_BRIEF_
Reproduce exactly the lines below from the one containing "d/ds [-s^2 + 5*s + 2] = 5 - 2*s" through the one containing "(3.12*z^2 - 5.45*z", including both, and nothing else.

[Opening SOURCE DATA section]

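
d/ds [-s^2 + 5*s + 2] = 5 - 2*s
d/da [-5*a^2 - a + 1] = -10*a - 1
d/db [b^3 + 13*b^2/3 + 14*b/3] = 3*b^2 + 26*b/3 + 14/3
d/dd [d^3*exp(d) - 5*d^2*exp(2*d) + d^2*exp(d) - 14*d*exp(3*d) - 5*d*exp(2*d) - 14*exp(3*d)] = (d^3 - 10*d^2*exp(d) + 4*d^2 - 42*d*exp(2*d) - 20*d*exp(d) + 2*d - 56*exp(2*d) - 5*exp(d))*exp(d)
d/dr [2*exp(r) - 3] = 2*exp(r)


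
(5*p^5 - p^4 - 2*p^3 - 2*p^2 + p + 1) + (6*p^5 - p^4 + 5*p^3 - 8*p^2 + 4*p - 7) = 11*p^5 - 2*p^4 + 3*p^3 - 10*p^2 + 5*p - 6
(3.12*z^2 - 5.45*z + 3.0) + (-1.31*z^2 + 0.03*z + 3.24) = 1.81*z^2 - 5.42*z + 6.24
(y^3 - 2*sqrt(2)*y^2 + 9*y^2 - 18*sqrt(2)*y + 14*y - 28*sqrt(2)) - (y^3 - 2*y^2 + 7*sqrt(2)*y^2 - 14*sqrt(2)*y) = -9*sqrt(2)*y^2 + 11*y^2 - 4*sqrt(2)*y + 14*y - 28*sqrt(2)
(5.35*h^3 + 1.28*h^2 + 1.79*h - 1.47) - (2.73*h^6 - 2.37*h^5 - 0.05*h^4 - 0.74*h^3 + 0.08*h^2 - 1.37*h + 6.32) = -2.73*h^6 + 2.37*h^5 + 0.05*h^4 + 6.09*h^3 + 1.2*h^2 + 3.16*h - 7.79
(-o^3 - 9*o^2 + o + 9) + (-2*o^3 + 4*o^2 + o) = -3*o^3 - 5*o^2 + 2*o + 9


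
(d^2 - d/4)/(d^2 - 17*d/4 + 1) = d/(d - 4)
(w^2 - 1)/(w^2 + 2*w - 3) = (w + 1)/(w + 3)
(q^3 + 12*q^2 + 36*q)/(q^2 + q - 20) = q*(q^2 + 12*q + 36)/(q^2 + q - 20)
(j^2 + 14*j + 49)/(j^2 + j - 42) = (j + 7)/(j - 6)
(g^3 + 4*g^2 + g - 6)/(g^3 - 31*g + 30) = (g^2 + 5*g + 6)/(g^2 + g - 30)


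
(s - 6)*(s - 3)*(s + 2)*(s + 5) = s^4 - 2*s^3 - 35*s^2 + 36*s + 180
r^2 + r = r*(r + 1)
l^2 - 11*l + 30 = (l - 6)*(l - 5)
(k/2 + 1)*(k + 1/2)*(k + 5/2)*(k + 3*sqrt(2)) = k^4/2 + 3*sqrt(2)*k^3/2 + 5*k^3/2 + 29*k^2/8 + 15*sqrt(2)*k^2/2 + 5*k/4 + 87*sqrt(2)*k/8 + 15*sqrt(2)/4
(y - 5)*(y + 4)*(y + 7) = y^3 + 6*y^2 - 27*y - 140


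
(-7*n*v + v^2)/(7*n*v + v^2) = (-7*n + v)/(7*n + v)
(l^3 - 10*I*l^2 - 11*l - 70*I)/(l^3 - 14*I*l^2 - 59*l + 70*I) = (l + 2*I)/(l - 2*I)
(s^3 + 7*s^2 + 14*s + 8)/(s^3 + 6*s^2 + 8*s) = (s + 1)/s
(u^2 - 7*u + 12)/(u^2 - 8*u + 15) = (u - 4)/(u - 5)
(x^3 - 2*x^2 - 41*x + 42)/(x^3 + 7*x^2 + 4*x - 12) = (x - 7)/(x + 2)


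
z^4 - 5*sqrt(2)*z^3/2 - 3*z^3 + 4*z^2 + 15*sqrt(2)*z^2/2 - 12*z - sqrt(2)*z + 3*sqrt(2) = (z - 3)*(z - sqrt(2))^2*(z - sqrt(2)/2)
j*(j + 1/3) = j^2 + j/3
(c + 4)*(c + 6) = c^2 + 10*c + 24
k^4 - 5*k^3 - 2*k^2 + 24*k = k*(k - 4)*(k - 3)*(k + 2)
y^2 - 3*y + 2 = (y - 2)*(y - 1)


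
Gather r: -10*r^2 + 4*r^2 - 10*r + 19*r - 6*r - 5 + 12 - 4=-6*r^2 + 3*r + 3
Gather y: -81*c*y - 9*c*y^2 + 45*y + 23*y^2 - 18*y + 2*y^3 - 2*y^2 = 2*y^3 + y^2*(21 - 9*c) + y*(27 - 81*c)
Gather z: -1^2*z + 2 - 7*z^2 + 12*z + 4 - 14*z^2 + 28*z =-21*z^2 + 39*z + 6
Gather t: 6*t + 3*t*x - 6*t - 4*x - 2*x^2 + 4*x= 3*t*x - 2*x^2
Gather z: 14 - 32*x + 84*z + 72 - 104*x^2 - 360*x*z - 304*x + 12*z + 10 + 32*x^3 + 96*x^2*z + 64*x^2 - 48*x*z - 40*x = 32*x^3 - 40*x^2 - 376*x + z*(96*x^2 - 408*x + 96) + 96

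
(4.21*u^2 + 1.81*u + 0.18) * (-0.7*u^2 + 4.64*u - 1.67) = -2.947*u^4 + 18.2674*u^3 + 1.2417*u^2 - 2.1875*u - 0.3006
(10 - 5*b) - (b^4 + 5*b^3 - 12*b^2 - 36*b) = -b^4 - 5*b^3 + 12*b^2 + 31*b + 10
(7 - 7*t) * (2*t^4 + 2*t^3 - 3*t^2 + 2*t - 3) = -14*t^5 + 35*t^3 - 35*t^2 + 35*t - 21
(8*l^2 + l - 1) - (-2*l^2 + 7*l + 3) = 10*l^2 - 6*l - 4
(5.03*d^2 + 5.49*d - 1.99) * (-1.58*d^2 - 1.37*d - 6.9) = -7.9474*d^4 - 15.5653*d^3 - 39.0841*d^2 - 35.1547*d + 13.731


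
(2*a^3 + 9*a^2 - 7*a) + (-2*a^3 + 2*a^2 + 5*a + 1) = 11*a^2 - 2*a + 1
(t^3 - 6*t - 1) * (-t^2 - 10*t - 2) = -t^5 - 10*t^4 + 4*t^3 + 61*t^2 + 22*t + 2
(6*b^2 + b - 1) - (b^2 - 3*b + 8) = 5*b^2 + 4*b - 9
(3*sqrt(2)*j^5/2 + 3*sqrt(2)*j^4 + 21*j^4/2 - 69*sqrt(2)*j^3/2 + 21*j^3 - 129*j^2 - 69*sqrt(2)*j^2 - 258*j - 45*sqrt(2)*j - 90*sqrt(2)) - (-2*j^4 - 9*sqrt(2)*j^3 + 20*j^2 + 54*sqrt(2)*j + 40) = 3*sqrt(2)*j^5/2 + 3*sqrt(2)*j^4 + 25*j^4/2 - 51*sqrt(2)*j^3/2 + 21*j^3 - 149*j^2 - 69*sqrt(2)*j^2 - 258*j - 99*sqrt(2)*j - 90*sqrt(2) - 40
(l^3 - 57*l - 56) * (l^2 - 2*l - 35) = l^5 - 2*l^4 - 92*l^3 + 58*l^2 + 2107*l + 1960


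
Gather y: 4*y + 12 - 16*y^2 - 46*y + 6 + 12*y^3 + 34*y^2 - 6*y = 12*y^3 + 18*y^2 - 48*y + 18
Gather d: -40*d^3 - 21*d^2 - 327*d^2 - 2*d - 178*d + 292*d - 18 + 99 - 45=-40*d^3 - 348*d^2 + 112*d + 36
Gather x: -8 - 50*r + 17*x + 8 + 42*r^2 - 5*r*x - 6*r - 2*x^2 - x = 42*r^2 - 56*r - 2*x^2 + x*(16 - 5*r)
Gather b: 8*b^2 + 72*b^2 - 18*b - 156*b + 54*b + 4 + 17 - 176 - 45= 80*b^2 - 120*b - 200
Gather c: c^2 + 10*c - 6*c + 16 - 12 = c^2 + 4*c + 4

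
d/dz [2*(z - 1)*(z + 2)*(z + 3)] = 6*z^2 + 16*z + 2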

[Closing SOURCE DATA section]
[Opening SOURCE DATA section]

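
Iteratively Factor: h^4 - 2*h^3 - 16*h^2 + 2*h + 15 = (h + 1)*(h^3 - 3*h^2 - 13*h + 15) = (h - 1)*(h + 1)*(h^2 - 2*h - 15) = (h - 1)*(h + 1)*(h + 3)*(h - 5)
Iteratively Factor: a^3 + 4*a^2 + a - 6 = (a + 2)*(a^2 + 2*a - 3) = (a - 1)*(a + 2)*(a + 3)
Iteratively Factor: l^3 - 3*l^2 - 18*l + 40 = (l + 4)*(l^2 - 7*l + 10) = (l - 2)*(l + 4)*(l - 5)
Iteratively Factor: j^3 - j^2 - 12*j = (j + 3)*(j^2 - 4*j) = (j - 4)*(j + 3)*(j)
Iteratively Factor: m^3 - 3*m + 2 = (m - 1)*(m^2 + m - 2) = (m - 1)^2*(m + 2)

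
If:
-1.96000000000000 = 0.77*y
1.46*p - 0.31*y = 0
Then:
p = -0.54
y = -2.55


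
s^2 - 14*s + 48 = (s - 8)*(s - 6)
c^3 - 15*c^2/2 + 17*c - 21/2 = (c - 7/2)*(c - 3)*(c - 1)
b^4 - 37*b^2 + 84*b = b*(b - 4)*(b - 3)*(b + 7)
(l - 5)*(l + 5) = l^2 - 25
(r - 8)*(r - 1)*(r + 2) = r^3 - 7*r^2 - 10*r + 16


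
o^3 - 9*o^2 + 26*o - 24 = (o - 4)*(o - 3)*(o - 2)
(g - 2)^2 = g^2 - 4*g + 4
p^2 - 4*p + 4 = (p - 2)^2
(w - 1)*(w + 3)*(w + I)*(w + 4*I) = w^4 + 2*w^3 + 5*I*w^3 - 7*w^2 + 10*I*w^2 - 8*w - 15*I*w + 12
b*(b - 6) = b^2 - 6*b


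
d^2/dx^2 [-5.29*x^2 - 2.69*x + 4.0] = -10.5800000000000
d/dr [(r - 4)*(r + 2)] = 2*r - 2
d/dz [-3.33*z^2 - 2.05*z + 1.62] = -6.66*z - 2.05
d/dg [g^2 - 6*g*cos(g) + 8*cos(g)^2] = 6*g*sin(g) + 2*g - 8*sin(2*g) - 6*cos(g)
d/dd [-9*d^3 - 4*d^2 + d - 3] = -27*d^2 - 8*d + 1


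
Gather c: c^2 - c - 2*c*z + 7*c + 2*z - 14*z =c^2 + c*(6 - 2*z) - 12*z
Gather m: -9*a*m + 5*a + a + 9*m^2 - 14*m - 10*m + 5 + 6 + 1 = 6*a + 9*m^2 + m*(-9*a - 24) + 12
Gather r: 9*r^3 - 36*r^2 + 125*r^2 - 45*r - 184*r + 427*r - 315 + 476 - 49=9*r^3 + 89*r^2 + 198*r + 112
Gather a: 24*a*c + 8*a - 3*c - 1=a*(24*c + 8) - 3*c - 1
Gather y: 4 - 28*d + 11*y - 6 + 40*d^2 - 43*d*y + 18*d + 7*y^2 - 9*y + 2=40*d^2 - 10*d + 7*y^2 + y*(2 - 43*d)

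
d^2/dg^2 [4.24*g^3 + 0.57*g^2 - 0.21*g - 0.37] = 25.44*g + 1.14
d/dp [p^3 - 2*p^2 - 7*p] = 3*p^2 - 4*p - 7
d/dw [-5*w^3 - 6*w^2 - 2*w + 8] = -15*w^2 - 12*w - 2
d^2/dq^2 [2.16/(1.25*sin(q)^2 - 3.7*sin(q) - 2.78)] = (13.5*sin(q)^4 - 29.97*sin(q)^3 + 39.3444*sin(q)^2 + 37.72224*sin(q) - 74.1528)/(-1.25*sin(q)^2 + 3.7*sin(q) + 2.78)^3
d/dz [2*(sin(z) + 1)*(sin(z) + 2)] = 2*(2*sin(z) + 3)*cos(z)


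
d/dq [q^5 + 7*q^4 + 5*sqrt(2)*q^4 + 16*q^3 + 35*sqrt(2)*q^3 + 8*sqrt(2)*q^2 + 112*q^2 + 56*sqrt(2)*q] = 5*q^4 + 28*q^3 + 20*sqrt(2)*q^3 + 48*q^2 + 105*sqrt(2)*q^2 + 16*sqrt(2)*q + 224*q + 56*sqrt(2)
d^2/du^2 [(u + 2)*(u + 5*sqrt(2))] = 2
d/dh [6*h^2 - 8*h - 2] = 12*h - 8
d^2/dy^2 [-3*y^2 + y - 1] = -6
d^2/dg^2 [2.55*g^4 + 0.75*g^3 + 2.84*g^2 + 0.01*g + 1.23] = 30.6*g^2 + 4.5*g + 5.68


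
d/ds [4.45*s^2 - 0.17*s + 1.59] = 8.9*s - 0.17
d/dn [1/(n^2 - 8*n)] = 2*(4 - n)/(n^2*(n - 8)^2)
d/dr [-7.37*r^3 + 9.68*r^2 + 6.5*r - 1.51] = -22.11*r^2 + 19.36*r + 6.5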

[Closing SOURCE DATA section]
[Opening SOURCE DATA section]

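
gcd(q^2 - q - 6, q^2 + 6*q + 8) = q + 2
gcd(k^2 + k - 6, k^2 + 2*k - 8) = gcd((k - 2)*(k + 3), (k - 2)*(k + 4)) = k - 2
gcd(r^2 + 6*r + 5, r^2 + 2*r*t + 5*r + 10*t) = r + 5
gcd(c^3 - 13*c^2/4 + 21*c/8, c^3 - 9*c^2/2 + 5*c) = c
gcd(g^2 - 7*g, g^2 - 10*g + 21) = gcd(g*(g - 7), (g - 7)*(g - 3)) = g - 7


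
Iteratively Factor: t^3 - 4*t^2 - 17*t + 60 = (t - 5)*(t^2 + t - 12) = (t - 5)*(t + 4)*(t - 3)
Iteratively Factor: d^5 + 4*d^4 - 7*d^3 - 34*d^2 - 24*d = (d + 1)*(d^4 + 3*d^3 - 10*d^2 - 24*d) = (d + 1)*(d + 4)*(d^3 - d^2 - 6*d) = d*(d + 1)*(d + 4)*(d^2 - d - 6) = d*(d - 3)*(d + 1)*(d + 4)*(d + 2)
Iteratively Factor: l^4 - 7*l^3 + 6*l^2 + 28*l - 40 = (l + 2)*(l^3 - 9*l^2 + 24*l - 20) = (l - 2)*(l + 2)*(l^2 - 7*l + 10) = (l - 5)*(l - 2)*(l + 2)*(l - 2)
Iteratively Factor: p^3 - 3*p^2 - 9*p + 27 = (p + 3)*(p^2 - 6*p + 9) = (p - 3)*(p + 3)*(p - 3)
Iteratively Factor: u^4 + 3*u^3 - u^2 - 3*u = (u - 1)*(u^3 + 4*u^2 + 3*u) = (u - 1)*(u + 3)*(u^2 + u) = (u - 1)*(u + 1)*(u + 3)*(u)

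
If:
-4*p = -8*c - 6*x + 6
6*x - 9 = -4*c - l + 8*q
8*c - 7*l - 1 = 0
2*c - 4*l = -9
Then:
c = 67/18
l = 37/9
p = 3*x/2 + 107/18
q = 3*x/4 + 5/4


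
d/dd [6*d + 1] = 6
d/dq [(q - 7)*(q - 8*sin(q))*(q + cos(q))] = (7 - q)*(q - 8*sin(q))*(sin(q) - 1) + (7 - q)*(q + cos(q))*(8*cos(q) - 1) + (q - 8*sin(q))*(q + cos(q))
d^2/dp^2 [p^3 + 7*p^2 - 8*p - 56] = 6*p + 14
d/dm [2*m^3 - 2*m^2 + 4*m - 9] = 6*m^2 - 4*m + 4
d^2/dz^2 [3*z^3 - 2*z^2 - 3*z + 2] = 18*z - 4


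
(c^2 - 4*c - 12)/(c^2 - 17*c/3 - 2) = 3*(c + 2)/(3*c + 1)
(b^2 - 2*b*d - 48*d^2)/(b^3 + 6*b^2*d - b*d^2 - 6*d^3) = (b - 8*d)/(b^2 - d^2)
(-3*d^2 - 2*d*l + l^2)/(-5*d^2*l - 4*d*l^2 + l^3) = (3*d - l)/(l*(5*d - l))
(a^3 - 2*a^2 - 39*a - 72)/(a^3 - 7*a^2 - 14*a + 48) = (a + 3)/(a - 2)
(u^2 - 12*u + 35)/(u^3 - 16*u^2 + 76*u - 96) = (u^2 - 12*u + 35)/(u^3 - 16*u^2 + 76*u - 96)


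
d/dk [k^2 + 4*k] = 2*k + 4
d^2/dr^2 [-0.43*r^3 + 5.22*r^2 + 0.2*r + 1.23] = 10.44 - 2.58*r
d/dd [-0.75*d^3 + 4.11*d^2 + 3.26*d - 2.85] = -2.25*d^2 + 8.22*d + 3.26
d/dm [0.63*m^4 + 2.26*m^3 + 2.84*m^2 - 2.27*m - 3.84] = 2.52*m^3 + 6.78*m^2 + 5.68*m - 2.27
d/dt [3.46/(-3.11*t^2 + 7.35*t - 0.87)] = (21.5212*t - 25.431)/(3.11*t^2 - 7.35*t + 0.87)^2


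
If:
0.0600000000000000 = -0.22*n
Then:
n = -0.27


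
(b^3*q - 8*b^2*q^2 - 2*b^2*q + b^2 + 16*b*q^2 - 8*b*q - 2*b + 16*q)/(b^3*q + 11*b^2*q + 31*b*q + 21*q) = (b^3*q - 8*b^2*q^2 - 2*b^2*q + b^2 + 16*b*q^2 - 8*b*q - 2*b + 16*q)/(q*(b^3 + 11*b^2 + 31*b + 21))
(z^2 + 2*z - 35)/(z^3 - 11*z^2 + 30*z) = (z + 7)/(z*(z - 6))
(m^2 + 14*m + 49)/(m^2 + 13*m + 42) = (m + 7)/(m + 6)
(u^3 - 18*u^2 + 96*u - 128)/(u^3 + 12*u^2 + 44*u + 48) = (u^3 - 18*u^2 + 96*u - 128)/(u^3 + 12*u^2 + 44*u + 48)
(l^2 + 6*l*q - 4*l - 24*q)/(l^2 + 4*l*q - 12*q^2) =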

[Closing SOURCE DATA section]

_WRITTEN RESPONSE_
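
d/ds [-s^2 + 5*s + 2] = 5 - 2*s
d/da [-5*a^2 - a + 1] = -10*a - 1
d/db [b^3 + 13*b^2/3 + 14*b/3] = 3*b^2 + 26*b/3 + 14/3
d/dd [d^3*exp(d) - 5*d^2*exp(2*d) + d^2*exp(d) - 14*d*exp(3*d) - 5*d*exp(2*d) - 14*exp(3*d)] = (d^3 - 10*d^2*exp(d) + 4*d^2 - 42*d*exp(2*d) - 20*d*exp(d) + 2*d - 56*exp(2*d) - 5*exp(d))*exp(d)
d/dr [2*exp(r) - 3] = 2*exp(r)


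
(5*p^5 - p^4 - 2*p^3 - 2*p^2 + p + 1) + (6*p^5 - p^4 + 5*p^3 - 8*p^2 + 4*p - 7) = 11*p^5 - 2*p^4 + 3*p^3 - 10*p^2 + 5*p - 6
(3.12*z^2 - 5.45*z + 3.0) + (-1.31*z^2 + 0.03*z + 3.24) = 1.81*z^2 - 5.42*z + 6.24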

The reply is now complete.